→ ASSIGNMENT: Find the line containing "Analyse the chord Bb" in the records below. Copy exactly that line and each one after it, ending at the line containing "A composer in Gb", and nothing more.

-- INFORMATION SUPPLIED follows --

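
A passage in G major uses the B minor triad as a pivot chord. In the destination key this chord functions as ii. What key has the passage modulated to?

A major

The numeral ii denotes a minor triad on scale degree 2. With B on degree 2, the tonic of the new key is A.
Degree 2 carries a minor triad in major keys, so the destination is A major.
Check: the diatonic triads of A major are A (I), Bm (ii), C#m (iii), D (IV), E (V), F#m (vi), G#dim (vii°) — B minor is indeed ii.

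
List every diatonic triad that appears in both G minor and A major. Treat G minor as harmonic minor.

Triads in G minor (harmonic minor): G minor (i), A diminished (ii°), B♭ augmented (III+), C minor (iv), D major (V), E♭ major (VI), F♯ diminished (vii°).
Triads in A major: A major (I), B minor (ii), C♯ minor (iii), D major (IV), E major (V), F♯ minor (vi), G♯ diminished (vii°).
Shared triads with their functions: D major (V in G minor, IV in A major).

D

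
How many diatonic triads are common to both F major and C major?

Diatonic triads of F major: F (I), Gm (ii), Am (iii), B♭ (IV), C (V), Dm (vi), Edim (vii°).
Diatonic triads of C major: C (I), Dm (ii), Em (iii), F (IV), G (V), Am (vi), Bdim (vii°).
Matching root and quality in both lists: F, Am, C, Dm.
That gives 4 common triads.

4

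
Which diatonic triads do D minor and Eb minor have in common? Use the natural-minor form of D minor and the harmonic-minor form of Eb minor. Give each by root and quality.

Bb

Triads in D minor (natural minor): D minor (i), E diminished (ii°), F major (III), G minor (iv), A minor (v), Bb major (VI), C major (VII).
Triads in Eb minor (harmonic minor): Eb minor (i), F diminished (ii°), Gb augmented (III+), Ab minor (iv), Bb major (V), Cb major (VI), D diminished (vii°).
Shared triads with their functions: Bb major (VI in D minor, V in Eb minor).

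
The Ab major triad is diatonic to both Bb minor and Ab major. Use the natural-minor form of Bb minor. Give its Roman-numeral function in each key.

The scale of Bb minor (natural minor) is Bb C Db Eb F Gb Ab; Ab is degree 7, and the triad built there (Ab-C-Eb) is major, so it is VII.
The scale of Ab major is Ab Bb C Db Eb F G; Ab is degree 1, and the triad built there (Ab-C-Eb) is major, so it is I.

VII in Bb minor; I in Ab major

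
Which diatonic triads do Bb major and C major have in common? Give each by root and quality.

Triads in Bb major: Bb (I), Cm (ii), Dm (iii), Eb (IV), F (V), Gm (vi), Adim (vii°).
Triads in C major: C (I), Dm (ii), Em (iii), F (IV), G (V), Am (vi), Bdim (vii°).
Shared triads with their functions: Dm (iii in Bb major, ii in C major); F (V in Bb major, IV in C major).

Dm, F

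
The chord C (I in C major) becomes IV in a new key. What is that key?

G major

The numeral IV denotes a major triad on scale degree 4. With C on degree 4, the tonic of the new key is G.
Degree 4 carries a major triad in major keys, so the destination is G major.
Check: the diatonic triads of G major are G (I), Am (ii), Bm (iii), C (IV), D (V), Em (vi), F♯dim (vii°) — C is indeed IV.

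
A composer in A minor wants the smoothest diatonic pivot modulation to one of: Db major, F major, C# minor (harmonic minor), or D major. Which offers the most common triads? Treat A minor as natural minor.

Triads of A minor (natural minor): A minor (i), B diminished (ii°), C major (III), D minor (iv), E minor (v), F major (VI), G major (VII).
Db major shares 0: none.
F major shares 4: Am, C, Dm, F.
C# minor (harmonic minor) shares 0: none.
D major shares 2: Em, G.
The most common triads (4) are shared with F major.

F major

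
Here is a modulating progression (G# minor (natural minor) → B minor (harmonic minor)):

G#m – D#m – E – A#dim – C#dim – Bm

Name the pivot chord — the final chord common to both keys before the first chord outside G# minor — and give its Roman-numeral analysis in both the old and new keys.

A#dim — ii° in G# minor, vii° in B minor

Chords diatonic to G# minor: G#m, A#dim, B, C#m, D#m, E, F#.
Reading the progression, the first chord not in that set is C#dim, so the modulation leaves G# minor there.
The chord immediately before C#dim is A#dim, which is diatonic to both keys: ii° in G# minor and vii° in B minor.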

-- INFORMATION SUPPLIED concluded --
-- INFORMATION SUPPLIED follows --

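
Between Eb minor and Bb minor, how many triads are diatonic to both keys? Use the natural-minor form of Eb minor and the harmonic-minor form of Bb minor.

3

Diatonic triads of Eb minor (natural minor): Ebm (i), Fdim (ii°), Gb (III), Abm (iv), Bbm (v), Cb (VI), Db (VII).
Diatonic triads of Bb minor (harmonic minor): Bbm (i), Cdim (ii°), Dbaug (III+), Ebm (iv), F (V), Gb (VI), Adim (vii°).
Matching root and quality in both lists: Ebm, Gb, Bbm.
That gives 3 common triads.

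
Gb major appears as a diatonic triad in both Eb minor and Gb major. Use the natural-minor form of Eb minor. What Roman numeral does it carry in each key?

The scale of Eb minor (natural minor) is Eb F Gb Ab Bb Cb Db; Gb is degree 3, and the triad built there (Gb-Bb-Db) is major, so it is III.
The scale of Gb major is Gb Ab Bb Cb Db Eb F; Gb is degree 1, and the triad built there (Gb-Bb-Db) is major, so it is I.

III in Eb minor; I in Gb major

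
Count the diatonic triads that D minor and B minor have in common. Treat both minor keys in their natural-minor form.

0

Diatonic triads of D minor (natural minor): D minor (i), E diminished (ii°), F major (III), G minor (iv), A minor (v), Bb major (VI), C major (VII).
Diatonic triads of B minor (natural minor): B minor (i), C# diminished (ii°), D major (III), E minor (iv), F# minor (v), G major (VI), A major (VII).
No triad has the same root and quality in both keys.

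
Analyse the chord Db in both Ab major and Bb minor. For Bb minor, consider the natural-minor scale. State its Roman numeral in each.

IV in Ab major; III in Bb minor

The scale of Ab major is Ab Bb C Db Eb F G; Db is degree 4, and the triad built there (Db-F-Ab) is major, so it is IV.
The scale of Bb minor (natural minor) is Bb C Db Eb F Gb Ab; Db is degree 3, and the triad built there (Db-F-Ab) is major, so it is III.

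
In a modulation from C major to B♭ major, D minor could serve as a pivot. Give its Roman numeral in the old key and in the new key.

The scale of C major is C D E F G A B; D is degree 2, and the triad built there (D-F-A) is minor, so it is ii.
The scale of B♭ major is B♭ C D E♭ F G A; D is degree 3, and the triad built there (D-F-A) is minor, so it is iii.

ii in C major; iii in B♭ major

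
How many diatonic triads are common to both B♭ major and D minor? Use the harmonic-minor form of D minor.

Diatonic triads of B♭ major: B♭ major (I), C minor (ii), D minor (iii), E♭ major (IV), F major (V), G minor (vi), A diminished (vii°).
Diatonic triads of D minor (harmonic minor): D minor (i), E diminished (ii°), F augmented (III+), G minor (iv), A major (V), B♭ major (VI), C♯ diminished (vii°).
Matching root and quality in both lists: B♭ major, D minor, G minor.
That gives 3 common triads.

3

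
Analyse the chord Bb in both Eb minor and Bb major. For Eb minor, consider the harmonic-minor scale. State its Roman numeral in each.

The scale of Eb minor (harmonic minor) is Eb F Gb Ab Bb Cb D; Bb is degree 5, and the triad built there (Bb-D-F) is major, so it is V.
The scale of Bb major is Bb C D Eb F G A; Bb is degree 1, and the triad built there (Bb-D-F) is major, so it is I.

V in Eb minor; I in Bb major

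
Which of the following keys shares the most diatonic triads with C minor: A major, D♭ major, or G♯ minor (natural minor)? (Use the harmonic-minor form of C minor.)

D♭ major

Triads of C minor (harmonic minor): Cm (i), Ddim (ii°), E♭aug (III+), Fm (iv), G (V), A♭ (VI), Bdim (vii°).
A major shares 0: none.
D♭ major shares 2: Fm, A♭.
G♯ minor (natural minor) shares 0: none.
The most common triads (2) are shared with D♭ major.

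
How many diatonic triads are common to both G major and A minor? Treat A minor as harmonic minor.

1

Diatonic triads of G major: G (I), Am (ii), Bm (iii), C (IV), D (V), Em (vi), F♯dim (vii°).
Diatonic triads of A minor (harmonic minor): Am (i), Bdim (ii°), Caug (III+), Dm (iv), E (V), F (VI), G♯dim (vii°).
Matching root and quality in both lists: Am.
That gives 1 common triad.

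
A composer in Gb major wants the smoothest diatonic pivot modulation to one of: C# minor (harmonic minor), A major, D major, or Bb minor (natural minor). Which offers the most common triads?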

-- INFORMATION SUPPLIED concluded --

→ OUTPUT BELOW:
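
Analyse the chord Bb in both Eb minor and Bb major. For Eb minor, consider the harmonic-minor scale. State its Roman numeral in each.

The scale of Eb minor (harmonic minor) is Eb F Gb Ab Bb Cb D; Bb is degree 5, and the triad built there (Bb-D-F) is major, so it is V.
The scale of Bb major is Bb C D Eb F G A; Bb is degree 1, and the triad built there (Bb-D-F) is major, so it is I.

V in Eb minor; I in Bb major

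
Which of the following keys shares the most diatonic triads with C minor: A major, D♭ major, or G♯ minor (natural minor)? (Use the harmonic-minor form of C minor.)

D♭ major

Triads of C minor (harmonic minor): Cm (i), Ddim (ii°), E♭aug (III+), Fm (iv), G (V), A♭ (VI), Bdim (vii°).
A major shares 0: none.
D♭ major shares 2: Fm, A♭.
G♯ minor (natural minor) shares 0: none.
The most common triads (2) are shared with D♭ major.

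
How many diatonic triads are common to both G major and A minor? Treat A minor as harmonic minor.

1

Diatonic triads of G major: G (I), Am (ii), Bm (iii), C (IV), D (V), Em (vi), F♯dim (vii°).
Diatonic triads of A minor (harmonic minor): Am (i), Bdim (ii°), Caug (III+), Dm (iv), E (V), F (VI), G♯dim (vii°).
Matching root and quality in both lists: Am.
That gives 1 common triad.

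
A composer in Gb major wants the smoothest diatonic pivot modulation to one of: C# minor (harmonic minor), A major, D major, or Bb minor (natural minor). Which offers the most common triads?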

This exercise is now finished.